**Source data:**
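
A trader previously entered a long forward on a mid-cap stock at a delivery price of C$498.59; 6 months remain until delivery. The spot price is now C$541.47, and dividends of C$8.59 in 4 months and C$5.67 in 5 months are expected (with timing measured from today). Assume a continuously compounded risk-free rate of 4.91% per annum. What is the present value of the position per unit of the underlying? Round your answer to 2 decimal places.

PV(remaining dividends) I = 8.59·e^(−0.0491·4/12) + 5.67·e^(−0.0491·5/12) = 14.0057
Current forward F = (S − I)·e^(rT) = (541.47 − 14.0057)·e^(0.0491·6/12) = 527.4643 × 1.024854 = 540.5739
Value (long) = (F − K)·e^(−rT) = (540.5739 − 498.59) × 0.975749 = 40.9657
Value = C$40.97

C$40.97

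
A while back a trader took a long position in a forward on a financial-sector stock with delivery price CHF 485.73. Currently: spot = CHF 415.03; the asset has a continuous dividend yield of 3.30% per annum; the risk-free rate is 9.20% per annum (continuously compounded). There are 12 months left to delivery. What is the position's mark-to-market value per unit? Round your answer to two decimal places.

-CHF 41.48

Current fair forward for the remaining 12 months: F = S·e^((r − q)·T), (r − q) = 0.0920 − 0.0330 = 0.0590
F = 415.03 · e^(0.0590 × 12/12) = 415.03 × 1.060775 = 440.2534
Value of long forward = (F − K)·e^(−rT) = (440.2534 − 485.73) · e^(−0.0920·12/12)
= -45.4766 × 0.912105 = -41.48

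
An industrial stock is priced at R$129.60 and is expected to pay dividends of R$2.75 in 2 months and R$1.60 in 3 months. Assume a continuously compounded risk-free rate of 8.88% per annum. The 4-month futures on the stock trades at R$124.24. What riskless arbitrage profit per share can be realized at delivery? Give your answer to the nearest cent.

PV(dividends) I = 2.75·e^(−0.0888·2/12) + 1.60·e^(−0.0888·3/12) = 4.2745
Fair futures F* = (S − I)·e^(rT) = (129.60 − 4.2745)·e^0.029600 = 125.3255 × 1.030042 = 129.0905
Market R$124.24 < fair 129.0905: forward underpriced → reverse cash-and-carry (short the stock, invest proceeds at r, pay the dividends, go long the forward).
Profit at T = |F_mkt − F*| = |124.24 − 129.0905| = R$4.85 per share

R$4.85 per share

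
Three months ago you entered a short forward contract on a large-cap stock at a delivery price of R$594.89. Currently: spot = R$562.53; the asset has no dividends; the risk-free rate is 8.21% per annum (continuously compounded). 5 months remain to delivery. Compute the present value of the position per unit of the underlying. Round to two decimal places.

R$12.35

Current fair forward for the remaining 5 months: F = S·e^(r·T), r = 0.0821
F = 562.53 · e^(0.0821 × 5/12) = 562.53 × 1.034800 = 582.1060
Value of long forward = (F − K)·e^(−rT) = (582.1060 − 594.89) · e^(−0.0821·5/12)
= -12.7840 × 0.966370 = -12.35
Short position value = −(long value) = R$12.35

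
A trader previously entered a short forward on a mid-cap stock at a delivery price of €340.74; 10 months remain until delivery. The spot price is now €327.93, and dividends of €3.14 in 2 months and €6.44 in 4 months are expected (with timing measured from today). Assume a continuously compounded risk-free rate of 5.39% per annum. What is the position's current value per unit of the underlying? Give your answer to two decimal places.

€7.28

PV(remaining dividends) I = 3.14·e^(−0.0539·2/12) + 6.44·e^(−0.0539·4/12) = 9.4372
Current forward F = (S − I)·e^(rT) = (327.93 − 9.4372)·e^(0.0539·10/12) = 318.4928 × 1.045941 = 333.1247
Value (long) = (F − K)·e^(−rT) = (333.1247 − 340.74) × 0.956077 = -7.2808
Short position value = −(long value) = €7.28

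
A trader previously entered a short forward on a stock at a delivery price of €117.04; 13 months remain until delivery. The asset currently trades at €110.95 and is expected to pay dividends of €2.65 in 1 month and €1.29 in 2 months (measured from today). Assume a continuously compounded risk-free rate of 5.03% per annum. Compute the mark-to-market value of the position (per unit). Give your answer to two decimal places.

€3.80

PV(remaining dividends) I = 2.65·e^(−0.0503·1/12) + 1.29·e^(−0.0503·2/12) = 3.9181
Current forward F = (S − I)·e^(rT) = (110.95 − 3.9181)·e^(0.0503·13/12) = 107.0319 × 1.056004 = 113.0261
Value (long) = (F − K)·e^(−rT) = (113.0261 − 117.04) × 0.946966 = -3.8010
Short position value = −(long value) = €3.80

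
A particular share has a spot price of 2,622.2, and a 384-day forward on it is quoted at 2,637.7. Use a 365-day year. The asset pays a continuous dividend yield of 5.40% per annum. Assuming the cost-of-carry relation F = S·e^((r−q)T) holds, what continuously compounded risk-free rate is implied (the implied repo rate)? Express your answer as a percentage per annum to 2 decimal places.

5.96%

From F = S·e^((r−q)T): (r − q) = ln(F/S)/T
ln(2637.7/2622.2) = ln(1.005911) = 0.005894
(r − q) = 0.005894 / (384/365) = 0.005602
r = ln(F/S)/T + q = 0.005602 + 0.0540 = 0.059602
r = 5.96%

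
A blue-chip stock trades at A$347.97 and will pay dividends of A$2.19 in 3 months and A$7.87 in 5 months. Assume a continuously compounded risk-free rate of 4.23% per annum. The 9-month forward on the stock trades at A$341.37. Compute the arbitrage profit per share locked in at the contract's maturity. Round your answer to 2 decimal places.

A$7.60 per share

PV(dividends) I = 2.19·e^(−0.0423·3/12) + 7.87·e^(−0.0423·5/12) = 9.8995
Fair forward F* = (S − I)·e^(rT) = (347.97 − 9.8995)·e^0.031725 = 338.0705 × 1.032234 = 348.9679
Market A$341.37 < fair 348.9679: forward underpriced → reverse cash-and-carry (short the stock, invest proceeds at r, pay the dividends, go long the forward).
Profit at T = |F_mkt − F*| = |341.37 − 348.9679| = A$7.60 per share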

==

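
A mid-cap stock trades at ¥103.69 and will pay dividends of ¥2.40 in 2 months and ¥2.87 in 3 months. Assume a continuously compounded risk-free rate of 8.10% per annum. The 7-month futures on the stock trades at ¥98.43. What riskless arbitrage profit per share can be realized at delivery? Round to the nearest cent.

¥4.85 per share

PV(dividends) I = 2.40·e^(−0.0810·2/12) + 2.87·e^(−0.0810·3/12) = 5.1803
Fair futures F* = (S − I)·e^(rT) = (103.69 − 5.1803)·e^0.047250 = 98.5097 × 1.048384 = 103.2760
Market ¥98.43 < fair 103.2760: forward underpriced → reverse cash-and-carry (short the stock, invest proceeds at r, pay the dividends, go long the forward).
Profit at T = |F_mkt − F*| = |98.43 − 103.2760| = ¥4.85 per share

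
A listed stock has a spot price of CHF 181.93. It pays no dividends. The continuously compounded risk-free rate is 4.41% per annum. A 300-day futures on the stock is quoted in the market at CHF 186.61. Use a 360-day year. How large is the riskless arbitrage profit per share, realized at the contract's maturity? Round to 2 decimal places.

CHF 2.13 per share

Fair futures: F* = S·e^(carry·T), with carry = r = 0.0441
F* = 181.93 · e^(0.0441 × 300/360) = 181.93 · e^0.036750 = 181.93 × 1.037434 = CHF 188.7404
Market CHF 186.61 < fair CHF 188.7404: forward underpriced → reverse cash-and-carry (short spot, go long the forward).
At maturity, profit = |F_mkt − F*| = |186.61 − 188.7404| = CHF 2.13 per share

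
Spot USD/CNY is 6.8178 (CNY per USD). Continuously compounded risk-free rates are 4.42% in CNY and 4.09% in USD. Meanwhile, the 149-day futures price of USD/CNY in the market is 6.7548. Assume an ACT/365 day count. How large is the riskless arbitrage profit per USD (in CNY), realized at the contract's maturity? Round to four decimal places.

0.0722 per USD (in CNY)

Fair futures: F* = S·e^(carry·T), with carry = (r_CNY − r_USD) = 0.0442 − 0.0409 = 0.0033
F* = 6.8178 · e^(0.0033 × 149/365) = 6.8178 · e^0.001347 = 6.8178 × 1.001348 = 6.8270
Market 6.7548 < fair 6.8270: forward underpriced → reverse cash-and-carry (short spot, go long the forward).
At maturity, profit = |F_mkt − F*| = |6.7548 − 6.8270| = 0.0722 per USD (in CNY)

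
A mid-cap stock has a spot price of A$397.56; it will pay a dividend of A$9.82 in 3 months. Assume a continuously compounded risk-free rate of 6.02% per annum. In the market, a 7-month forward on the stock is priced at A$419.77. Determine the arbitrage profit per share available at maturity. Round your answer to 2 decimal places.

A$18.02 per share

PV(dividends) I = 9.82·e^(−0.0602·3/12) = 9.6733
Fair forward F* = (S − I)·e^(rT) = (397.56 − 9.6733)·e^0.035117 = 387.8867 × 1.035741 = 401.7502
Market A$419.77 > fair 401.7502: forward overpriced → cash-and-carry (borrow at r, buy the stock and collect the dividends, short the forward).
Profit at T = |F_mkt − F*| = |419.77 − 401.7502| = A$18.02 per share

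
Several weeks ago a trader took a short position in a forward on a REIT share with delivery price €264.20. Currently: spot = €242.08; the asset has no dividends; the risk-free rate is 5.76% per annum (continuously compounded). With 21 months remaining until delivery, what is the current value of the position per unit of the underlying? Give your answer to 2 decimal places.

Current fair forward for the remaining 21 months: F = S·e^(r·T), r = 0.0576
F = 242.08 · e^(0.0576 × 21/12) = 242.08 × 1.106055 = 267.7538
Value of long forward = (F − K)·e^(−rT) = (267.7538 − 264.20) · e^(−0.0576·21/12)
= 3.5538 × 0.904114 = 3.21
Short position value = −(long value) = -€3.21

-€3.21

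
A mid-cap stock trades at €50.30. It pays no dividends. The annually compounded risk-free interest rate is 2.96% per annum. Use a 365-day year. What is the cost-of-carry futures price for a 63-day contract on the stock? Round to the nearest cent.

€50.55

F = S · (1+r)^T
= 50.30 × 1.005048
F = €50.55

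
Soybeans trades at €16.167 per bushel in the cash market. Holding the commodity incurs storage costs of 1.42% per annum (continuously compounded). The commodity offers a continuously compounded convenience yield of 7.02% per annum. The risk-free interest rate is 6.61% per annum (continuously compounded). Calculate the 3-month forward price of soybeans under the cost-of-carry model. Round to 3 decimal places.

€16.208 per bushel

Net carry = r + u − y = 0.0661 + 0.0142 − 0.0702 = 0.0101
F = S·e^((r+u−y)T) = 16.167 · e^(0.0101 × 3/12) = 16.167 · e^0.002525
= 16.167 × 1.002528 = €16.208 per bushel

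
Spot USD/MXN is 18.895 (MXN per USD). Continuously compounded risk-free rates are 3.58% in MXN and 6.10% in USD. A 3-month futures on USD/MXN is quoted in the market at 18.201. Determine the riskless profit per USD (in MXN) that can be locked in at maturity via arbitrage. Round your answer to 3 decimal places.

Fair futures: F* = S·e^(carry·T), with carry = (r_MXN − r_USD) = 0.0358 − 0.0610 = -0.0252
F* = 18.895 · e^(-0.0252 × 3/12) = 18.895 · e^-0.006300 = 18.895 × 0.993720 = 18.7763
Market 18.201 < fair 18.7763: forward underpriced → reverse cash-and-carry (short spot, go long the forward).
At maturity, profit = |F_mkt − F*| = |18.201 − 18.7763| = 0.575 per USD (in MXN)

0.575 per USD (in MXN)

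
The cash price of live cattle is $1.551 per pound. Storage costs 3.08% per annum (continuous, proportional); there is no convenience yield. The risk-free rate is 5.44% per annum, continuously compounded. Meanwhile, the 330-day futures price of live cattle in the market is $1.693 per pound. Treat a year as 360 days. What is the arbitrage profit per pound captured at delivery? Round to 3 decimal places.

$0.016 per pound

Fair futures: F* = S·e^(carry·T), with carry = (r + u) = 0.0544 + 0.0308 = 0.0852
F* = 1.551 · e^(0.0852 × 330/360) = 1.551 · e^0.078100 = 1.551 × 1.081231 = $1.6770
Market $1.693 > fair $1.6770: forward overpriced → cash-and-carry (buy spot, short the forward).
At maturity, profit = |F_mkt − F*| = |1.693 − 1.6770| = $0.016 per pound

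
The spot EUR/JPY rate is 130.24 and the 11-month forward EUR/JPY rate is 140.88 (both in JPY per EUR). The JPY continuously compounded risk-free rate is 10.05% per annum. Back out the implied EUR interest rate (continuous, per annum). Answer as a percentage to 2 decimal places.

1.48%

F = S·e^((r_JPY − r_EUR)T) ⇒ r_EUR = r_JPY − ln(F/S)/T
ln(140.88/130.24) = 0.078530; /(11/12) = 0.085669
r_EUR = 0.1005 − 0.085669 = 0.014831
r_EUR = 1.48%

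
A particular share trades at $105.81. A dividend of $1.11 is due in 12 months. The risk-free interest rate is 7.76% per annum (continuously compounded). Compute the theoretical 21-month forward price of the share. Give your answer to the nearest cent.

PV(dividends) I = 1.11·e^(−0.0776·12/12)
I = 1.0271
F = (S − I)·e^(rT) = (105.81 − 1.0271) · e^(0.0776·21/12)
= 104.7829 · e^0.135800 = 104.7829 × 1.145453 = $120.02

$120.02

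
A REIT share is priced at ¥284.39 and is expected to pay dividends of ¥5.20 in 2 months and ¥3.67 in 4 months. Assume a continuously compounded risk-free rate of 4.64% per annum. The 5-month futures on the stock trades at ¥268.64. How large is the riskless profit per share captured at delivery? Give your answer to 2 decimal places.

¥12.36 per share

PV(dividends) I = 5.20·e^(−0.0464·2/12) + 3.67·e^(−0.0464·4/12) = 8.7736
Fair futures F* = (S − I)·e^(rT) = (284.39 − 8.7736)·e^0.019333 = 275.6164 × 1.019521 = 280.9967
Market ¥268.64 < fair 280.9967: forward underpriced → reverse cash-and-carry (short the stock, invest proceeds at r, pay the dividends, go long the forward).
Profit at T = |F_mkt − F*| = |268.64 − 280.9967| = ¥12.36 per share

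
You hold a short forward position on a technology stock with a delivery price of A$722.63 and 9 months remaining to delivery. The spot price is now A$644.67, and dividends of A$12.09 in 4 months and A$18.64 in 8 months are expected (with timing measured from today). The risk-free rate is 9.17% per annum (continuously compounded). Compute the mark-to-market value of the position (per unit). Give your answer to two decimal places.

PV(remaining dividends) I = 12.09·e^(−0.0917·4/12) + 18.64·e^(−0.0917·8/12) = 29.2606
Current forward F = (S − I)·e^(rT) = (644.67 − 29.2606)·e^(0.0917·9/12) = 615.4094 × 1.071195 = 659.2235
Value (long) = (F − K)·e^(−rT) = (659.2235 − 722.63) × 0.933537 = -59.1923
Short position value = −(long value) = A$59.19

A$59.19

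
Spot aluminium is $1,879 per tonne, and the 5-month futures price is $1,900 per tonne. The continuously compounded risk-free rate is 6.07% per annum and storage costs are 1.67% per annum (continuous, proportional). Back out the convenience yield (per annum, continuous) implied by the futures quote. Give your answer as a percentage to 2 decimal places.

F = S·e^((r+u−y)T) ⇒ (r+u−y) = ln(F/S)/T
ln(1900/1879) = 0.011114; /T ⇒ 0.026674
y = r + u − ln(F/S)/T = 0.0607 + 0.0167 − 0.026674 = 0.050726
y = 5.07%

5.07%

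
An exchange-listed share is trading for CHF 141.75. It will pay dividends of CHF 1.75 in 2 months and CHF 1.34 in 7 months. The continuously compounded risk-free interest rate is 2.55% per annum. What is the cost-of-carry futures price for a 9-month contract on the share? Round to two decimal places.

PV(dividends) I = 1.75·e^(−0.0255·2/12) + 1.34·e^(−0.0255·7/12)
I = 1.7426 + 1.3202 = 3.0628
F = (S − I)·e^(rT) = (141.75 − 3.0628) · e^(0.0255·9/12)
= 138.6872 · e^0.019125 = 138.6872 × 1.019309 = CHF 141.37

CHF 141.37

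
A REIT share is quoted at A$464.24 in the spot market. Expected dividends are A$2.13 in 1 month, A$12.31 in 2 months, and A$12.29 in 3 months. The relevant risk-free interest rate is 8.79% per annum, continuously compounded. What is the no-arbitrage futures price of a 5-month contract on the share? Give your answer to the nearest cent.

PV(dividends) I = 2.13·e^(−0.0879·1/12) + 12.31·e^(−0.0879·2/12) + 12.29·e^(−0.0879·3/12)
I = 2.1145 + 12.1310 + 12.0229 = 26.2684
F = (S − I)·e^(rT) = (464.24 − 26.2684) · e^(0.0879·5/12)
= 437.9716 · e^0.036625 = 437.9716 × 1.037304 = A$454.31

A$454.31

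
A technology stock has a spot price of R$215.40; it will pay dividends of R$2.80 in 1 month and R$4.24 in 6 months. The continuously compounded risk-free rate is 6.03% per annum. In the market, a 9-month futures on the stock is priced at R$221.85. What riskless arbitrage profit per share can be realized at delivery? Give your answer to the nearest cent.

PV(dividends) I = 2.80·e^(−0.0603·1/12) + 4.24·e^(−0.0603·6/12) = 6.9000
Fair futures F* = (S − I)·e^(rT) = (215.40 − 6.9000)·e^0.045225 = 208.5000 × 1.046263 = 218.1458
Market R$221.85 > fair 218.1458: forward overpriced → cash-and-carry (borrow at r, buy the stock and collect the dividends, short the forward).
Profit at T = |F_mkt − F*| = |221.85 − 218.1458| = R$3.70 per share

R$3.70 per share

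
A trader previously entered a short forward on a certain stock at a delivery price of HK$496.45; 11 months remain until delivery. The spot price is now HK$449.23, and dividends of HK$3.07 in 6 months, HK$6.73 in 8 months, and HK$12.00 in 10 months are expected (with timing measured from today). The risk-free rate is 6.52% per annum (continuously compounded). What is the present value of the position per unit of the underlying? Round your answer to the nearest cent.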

**Work to complete:** All that belongs in the answer is the run of lines above from the line containing "A technology stock has" through the line containing "A trader previously entered a short forward on a certain", exactly as written.

**Your response:**
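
A technology stock has a spot price of R$215.40; it will pay dividends of R$2.80 in 1 month and R$4.24 in 6 months. The continuously compounded risk-free rate is 6.03% per annum. In the market, a 9-month futures on the stock is priced at R$221.85. What riskless arbitrage profit per share can be realized at delivery? Give your answer to the nearest cent.

PV(dividends) I = 2.80·e^(−0.0603·1/12) + 4.24·e^(−0.0603·6/12) = 6.9000
Fair futures F* = (S − I)·e^(rT) = (215.40 − 6.9000)·e^0.045225 = 208.5000 × 1.046263 = 218.1458
Market R$221.85 > fair 218.1458: forward overpriced → cash-and-carry (borrow at r, buy the stock and collect the dividends, short the forward).
Profit at T = |F_mkt − F*| = |221.85 − 218.1458| = R$3.70 per share

R$3.70 per share

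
A trader previously entered a short forward on a certain stock at a delivery price of HK$496.45; 11 months remain until delivery. The spot price is now HK$449.23, and dividends of HK$3.07 in 6 months, HK$6.73 in 8 months, and HK$12.00 in 10 months are expected (with timing measured from today). The risk-free rate is 6.52% per annum (continuously compounded). What is the present value of the position per unit of the underlying? Round your answer to the nearest cent.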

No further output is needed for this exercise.